╭─ ENTRIES SUPPLIED

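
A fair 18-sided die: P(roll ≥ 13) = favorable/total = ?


Favorable outcomes (roll ≥ 13): 6
Total outcomes = 18
P = 6/18 = 0.3333

P = 0.3333


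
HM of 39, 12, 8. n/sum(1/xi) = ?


Sum of reciprocals = 1/39 + 1/12 + 1/8 = 0.233974
HM = 3/0.233974 = 12.8219

HM = 12.8219


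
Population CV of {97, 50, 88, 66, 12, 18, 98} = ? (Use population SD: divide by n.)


Mean = 61.2857
SD = 33.3583
CV = (33.3583/61.2857)*100 = 54.4308%

CV = 54.4308%


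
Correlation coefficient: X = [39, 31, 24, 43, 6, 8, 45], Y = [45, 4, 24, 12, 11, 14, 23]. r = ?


Mean X = 28.0000, Mean Y = 19.0000
SD X = 14.851647, SD Y = 12.421180
Cov = 65.714286
r = 65.714286/(14.851647*12.421180) = 0.3562

r = 0.3562


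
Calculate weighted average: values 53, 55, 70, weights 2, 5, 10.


Numerator = 53*2 + 55*5 + 70*10 = 1081
Denominator = 2 + 5 + 10 = 17
WM = 1081/17 = 63.5882

WM = 63.5882


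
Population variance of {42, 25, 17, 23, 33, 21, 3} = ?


Mean = 23.4286
Squared deviations: 344.8980, 2.4694, 41.3265, 0.1837, 91.6122, 5.8980, 417.3265
Sum = 903.7143
Variance = 903.7143/7 = 129.1020

Variance = 129.1020


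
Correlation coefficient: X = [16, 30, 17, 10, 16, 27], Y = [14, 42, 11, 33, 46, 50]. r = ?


Mean X = 19.3333, Mean Y = 32.6667
SD X = 6.920180, SD Y = 15.184056
Cov = 49.611111
r = 49.611111/(6.920180*15.184056) = 0.4721

r = 0.4721


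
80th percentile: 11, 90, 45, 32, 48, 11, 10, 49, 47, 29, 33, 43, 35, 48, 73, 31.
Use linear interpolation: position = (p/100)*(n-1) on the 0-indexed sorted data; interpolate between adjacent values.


Sorted: 10, 11, 11, 29, 31, 32, 33, 35, 43, 45, 47, 48, 48, 49, 73, 90
n = 16
Index = 80/100 * 15 = 12.0000
Lower = data[12] = 48, Upper = data[13] = 49
P80 = 48 + 0*(1) = 48.0000

P80 = 48.0000


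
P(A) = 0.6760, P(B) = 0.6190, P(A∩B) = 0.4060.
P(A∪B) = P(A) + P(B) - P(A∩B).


P(A∪B) = 0.6760 + 0.6190 - 0.4060
= 1.2950 - 0.4060
= 0.8890

P(A∪B) = 0.8890


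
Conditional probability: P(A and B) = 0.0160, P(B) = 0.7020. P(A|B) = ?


P(A|B) = 0.0160/0.7020 = 0.0228

P(A|B) = 0.0228


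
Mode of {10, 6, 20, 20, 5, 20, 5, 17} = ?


Frequencies: 5:2, 6:1, 10:1, 17:1, 20:3
Max frequency = 3
Mode = 20

Mode = 20


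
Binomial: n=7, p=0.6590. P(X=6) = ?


C(7,6) = 7
p^6 = 0.081905
(1-p)^1 = 0.341000
P = 7 * 0.081905 * 0.341000 = 0.1955

P(X=6) = 0.1955


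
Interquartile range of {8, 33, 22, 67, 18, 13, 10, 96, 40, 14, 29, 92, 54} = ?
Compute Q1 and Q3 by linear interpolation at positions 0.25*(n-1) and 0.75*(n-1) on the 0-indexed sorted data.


Sorted: 8, 10, 13, 14, 18, 22, 29, 33, 40, 54, 67, 92, 96
Q1 (25th %ile) = 14.0000
Q3 (75th %ile) = 54.0000
IQR = 54.0000 - 14.0000 = 40.0000

IQR = 40.0000


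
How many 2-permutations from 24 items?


P(24,2) = 24!/22!
= 620448401733239439360000/1124000727777607680000
= 552

P(24,2) = 552


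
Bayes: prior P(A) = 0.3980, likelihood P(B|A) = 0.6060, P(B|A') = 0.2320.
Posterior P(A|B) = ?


P(B) = P(B|A)*P(A) + P(B|A')*P(A')
= 0.6060*0.3980 + 0.2320*0.6020
= 0.241188 + 0.139664 = 0.380852
P(A|B) = 0.241188/0.380852 = 0.6333

P(A|B) = 0.6333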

╰─

> [EXERCISE GOAL] In the material above, transcribe exactly the lines beginning at the one with "Population variance of" and ending at the one with "48, 73, 31.", both included.

> [SOLUTION]
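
Population variance of {42, 25, 17, 23, 33, 21, 3} = ?


Mean = 23.4286
Squared deviations: 344.8980, 2.4694, 41.3265, 0.1837, 91.6122, 5.8980, 417.3265
Sum = 903.7143
Variance = 903.7143/7 = 129.1020

Variance = 129.1020


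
Correlation coefficient: X = [16, 30, 17, 10, 16, 27], Y = [14, 42, 11, 33, 46, 50]. r = ?


Mean X = 19.3333, Mean Y = 32.6667
SD X = 6.920180, SD Y = 15.184056
Cov = 49.611111
r = 49.611111/(6.920180*15.184056) = 0.4721

r = 0.4721


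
80th percentile: 11, 90, 45, 32, 48, 11, 10, 49, 47, 29, 33, 43, 35, 48, 73, 31.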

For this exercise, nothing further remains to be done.